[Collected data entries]
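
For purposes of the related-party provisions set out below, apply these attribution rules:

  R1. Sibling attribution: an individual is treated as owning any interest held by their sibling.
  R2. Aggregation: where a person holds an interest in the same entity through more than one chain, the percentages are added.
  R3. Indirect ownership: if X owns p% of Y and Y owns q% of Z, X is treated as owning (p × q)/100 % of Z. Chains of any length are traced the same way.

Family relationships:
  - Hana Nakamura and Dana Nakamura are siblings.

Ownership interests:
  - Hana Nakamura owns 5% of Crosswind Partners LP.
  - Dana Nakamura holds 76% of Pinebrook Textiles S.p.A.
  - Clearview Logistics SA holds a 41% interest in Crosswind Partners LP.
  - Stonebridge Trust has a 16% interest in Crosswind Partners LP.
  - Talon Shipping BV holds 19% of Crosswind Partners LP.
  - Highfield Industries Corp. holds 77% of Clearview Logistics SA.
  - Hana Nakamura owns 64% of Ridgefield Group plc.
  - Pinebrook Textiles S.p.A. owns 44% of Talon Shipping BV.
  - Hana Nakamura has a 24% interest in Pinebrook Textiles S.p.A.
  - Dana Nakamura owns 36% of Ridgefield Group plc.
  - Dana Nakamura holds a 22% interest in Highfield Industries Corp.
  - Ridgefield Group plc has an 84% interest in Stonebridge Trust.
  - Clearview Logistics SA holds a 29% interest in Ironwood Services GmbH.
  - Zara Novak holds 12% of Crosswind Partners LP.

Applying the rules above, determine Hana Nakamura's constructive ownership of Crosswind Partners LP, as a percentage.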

* **WHAT YOU ARE ASKED TO DO**
When you output the entries, keep every line exactly as it appears above.

* **OUTPUT OF THE EXERCISE**
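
For purposes of the related-party provisions set out below, apply these attribution rules:

  R1. Sibling attribution: an individual is treated as owning any interest held by their sibling.
  R2. Aggregation: where a person holds an interest in the same entity through more than one chain, the percentages are added.
  R3. Indirect ownership: if X owns p% of Y and Y owns q% of Z, X is treated as owning (p × q)/100 % of Z. Chains of any length are traced the same way.

Family relationships:
  - Hana Nakamura and Dana Nakamura are siblings.

Ownership interests:
  - Hana Nakamura owns 5% of Crosswind Partners LP.
  - Dana Nakamura holds 76% of Pinebrook Textiles S.p.A.
  - Clearview Logistics SA holds a 41% interest in Crosswind Partners LP.
  - Stonebridge Trust has a 16% interest in Crosswind Partners LP.
  - Talon Shipping BV holds 19% of Crosswind Partners LP.
  - Highfield Industries Corp. holds 77% of Clearview Logistics SA.
  - Hana Nakamura owns 64% of Ridgefield Group plc.
  - Pinebrook Textiles S.p.A. owns 44% of Talon Shipping BV.
  - Hana Nakamura has a 24% interest in Pinebrook Textiles S.p.A.
  - Dana Nakamura owns 36% of Ridgefield Group plc.
  - Dana Nakamura holds a 22% interest in Highfield Industries Corp.
  - Ridgefield Group plc has an 84% interest in Stonebridge Trust.
  - Clearview Logistics SA holds a 29% interest in Ironwood Services GmbH.
  - Zara Novak holds 12% of Crosswind Partners LP.

Applying the rules above, determine Hana Nakamura's constructive ownership of Crosswind Partners LP, as a percentage.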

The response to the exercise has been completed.